EXERCISE DETAILS: Your reply should be made up of every line in the records below that holds the string "What".

===== GIVEN DATA

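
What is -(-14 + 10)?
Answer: 4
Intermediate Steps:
-(-14 + 10) = -1*(-4) = 4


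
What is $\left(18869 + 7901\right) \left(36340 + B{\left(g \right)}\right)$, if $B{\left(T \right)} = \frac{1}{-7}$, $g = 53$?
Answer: $\frac{6809725830}{7} \approx 9.7282 \cdot 10^{8}$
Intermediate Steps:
$B{\left(T \right)} = - \frac{1}{7}$
$\left(18869 + 7901\right) \left(36340 + B{\left(g \right)}\right) = \left(18869 + 7901\right) \left(36340 - \frac{1}{7}\right) = 26770 \cdot \frac{254379}{7} = \frac{6809725830}{7}$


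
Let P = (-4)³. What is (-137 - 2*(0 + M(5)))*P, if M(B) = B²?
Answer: 11968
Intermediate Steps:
P = -64
(-137 - 2*(0 + M(5)))*P = (-137 - 2*(0 + 5²))*(-64) = (-137 - 2*(0 + 25))*(-64) = (-137 - 2*25)*(-64) = (-137 - 50)*(-64) = -187*(-64) = 11968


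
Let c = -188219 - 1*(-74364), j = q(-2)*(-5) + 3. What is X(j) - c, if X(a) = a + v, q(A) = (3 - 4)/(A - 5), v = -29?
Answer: 796798/7 ≈ 1.1383e+5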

==========

ANSWER SECTION:
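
What is -(-14 + 10)?
What is $\left(18869 + 7901\right) \left(36340 + B{\left(g \right)}\right)$, if $B{\left(T \right)} = \frac{1}{-7}$, $g = 53$?
Let P = (-4)³. What is (-137 - 2*(0 + M(5)))*P, if M(B) = B²?
Let c = -188219 - 1*(-74364), j = q(-2)*(-5) + 3. What is X(j) - c, if X(a) = a + v, q(A) = (3 - 4)/(A - 5), v = -29?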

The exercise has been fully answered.